### EXERCISE AIM
Exactly as they appear below, repeat the lines from the one with "parameter multisets of" through the one with "I3 Kummer 2F1(a,b;1+a-b;-1): a", and no others.

(Extracted records)
************

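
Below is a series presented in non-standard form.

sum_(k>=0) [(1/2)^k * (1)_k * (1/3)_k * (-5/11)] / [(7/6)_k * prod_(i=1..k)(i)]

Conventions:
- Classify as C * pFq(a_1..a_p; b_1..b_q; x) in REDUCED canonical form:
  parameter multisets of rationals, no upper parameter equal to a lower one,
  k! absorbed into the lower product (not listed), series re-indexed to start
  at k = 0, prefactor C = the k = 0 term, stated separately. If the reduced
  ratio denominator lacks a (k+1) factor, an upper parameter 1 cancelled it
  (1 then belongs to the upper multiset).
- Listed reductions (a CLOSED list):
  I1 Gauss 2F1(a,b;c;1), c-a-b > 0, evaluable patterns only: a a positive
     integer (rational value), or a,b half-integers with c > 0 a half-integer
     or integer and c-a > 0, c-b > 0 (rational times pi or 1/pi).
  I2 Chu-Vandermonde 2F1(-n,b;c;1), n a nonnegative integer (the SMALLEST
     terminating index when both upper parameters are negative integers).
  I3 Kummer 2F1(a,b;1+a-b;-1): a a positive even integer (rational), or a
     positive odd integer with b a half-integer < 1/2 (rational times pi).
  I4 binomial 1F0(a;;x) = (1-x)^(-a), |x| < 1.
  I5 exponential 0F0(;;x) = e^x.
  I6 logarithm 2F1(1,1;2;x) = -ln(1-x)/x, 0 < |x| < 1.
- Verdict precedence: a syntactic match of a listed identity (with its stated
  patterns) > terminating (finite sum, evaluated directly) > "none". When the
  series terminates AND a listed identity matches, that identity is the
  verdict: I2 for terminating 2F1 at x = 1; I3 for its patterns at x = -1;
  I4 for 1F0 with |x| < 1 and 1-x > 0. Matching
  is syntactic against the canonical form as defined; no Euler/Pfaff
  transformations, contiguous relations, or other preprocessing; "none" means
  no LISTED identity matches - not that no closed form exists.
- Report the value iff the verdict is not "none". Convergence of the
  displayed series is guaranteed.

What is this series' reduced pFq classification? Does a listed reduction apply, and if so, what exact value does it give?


The series (x = 1/2) is 2F1: upper {1/3, 1}, lower {7/6}, prefactor -5/11. Verdict: none here - no I1-I6 shape fits x = 1/2 with lower {7/6}.

Structural cue: with t_0 = -5/11, the product of the first k integers (prefactor -5/11) is k!.
Step ratio: r(k) = (1/2) * (k+1/3) (k+1) / [(k+7/6) (k+1)] - rational; roots negated = parameters, x = (1/2), C = -5/11.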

************

### TASK ANSWER
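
  parameter multisets of rationals, no upper parameter equal to a lower one,
  k! absorbed into the lower product (not listed), series re-indexed to start
  at k = 0, prefactor C = the k = 0 term, stated separately. If the reduced
  ratio denominator lacks a (k+1) factor, an upper parameter 1 cancelled it
  (1 then belongs to the upper multiset).
- Listed reductions (a CLOSED list):
  I1 Gauss 2F1(a,b;c;1), c-a-b > 0, evaluable patterns only: a a positive
     integer (rational value), or a,b half-integers with c > 0 a half-integer
     or integer and c-a > 0, c-b > 0 (rational times pi or 1/pi).
  I2 Chu-Vandermonde 2F1(-n,b;c;1), n a nonnegative integer (the SMALLEST
     terminating index when both upper parameters are negative integers).
  I3 Kummer 2F1(a,b;1+a-b;-1): a a positive even integer (rational), or a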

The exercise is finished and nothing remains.